Collected data
:::::
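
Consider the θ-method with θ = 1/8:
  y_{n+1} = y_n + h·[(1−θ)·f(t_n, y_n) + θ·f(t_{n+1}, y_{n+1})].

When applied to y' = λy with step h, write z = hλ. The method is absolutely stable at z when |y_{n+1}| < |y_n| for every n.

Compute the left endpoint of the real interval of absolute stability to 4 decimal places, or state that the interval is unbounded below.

With y'=λy (z=hλ):
  y_{n+1} = y_n + z·[7/8·y_n + 1/8·y_{n+1}] ⇒ (1 − 1/8z)y_{n+1} = (1 + 7/8z)y_n
  Hence R(z) = (1 + 7/8z)/(1 − 1/8z).

Find x<0 with |R(x)|<1.
x=-1.34: |R|=0.1478
R=−1: 1+7/8x = −1+1/8x ⇒ -3/4x=2 ⇒ x=2/(-3/4)=-2.6667
Confirm numerically:
  x=-2.513: |R|=0.91230 <1
  x=-1.307: |R|=0.12346 <1
  x=-1.086: |R|=0.04380 <1
  x=-3.043: |R|=1.20447 >1
  x=-2.712: |R|=1.02539 >1
Stable set (-2.6667, 0).

z* = -2.6667.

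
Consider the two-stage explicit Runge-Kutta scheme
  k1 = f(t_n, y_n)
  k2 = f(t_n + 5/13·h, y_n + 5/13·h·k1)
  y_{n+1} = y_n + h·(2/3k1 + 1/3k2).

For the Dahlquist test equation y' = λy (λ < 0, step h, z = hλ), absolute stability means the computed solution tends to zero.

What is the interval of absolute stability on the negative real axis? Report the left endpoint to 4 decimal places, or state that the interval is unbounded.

Test eqn y'=λy, z=hλ:
  k1=λy_n ⇒ h·k1=z·y_n;  k2=λ(1+5/13z)y_n ⇒ h·k2=z(1+5/13z)y_n
  y_{n+1}/y_n = 1 + 2/3z + 1/3z(1+5/13z) = 1 + z + 5/39z²
  R(z) = 1 + z + 5/39z².

Find x<0 with |R(x)|<1.
x=-0.65: |R|=0.4042
R=1: x+5/39x²=0 ⇒ x=−39/5=-7.8000; min R=1−1/(4·5/39)=-0.9500>−1
Confirm numerically:
  x=-6.078: |R|=0.34184 <1
  x=-5.081: |R|=0.77118 <1
  x=-4.476: |R|=0.90746 <1
  x=-3.574: |R|=0.93637 <1
  x=-8.386: |R|=1.63003 >1
  x=-8.073: |R|=1.28255 >1
  x=-7.911: |R|=1.11258 >1
Interval (-7.8000, 0).

z∈(-7.8000,0).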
:::::
EXERCISE BRIEF →
Each record needs to be given again exactly.

SOLUTION TO THE EXERCISE →
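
Consider the θ-method with θ = 1/8:
  y_{n+1} = y_n + h·[(1−θ)·f(t_n, y_n) + θ·f(t_{n+1}, y_{n+1})].

When applied to y' = λy with step h, write z = hλ. The method is absolutely stable at z when |y_{n+1}| < |y_n| for every n.

Compute the left endpoint of the real interval of absolute stability to 4 decimal places, or state that the interval is unbounded below.

With y'=λy (z=hλ):
  y_{n+1} = y_n + z·[7/8·y_n + 1/8·y_{n+1}] ⇒ (1 − 1/8z)y_{n+1} = (1 + 7/8z)y_n
  Hence R(z) = (1 + 7/8z)/(1 − 1/8z).

Find x<0 with |R(x)|<1.
x=-1.34: |R|=0.1478
R=−1: 1+7/8x = −1+1/8x ⇒ -3/4x=2 ⇒ x=2/(-3/4)=-2.6667
Confirm numerically:
  x=-2.513: |R|=0.91230 <1
  x=-1.307: |R|=0.12346 <1
  x=-1.086: |R|=0.04380 <1
  x=-3.043: |R|=1.20447 >1
  x=-2.712: |R|=1.02539 >1
Stable set (-2.6667, 0).

z* = -2.6667.

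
Consider the two-stage explicit Runge-Kutta scheme
  k1 = f(t_n, y_n)
  k2 = f(t_n + 5/13·h, y_n + 5/13·h·k1)
  y_{n+1} = y_n + h·(2/3k1 + 1/3k2).

For the Dahlquist test equation y' = λy (λ < 0, step h, z = hλ), absolute stability means the computed solution tends to zero.

What is the interval of absolute stability on the negative real axis? Report the left endpoint to 4 decimal places, or state that the interval is unbounded.

Test eqn y'=λy, z=hλ:
  k1=λy_n ⇒ h·k1=z·y_n;  k2=λ(1+5/13z)y_n ⇒ h·k2=z(1+5/13z)y_n
  y_{n+1}/y_n = 1 + 2/3z + 1/3z(1+5/13z) = 1 + z + 5/39z²
  R(z) = 1 + z + 5/39z².

Find x<0 with |R(x)|<1.
x=-0.65: |R|=0.4042
R=1: x+5/39x²=0 ⇒ x=−39/5=-7.8000; min R=1−1/(4·5/39)=-0.9500>−1
Confirm numerically:
  x=-6.078: |R|=0.34184 <1
  x=-5.081: |R|=0.77118 <1
  x=-4.476: |R|=0.90746 <1
  x=-3.574: |R|=0.93637 <1
  x=-8.386: |R|=1.63003 >1
  x=-8.073: |R|=1.28255 >1
  x=-7.911: |R|=1.11258 >1
Interval (-7.8000, 0).

z∈(-7.8000,0).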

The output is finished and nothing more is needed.